- [EXERCISE DIRECTIONS]: Each entry must be written out again exactly as it stands.

══════════════════════════════

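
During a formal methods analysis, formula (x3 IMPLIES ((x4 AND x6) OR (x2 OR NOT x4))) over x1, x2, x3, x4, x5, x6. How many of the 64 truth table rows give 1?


Formula: (x3 IMPLIES ((x4 AND x6) OR (x2 OR NOT x4))) over 6 vars (64 rows)
Evaluate each row (x1, x2, x3, x4, x5, x6 as bits, MSB first):
  row 0 [000000]: (0 IMPLIES ((0 AND 0) OR (0 OR NOT 0))) -> 1
  row 1 [000001]: (0 IMPLIES ((0 AND 1) OR (0 OR NOT 0))) -> 1
  row 2 [000010]: (0 IMPLIES ((0 AND 0) OR (0 OR NOT 0))) -> 1
  row 3 [000011]: (0 IMPLIES ((0 AND 1) OR (0 OR NOT 0))) -> 1
  row 4 [000100]: (0 IMPLIES ((1 AND 0) OR (0 OR NOT 1))) -> 1
  (every remaining row is evaluated the same way; all 64 results are listed next)
Full result column, 8 rows per line (x1,x2,x3 fixed per line; x4,x5,x6 runs 000..111 left to right):
  rows 0-7 [x1,x2,x3=000]: 11111111  (ones: 8)
  rows 8-15 [x1,x2,x3=001]: 11110101  (ones: 6)
  rows 16-23 [x1,x2,x3=010]: 11111111  (ones: 8)
  rows 24-31 [x1,x2,x3=011]: 11111111  (ones: 8)
  rows 32-39 [x1,x2,x3=100]: 11111111  (ones: 8)
  rows 40-47 [x1,x2,x3=101]: 11110101  (ones: 6)
  rows 48-55 [x1,x2,x3=110]: 11111111  (ones: 8)
  rows 56-63 [x1,x2,x3=111]: 11111111  (ones: 8)
Count of 1-rows = 8+6+8+8+8+6+8+8 = 60

60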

══════════════════════════════

- [RESPONSE TO THE TASK]:
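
During a formal methods analysis, formula (x3 IMPLIES ((x4 AND x6) OR (x2 OR NOT x4))) over x1, x2, x3, x4, x5, x6. How many of the 64 truth table rows give 1?


Formula: (x3 IMPLIES ((x4 AND x6) OR (x2 OR NOT x4))) over 6 vars (64 rows)
Evaluate each row (x1, x2, x3, x4, x5, x6 as bits, MSB first):
  row 0 [000000]: (0 IMPLIES ((0 AND 0) OR (0 OR NOT 0))) -> 1
  row 1 [000001]: (0 IMPLIES ((0 AND 1) OR (0 OR NOT 0))) -> 1
  row 2 [000010]: (0 IMPLIES ((0 AND 0) OR (0 OR NOT 0))) -> 1
  row 3 [000011]: (0 IMPLIES ((0 AND 1) OR (0 OR NOT 0))) -> 1
  row 4 [000100]: (0 IMPLIES ((1 AND 0) OR (0 OR NOT 1))) -> 1
  (every remaining row is evaluated the same way; all 64 results are listed next)
Full result column, 8 rows per line (x1,x2,x3 fixed per line; x4,x5,x6 runs 000..111 left to right):
  rows 0-7 [x1,x2,x3=000]: 11111111  (ones: 8)
  rows 8-15 [x1,x2,x3=001]: 11110101  (ones: 6)
  rows 16-23 [x1,x2,x3=010]: 11111111  (ones: 8)
  rows 24-31 [x1,x2,x3=011]: 11111111  (ones: 8)
  rows 32-39 [x1,x2,x3=100]: 11111111  (ones: 8)
  rows 40-47 [x1,x2,x3=101]: 11110101  (ones: 6)
  rows 48-55 [x1,x2,x3=110]: 11111111  (ones: 8)
  rows 56-63 [x1,x2,x3=111]: 11111111  (ones: 8)
Count of 1-rows = 8+6+8+8+8+6+8+8 = 60

60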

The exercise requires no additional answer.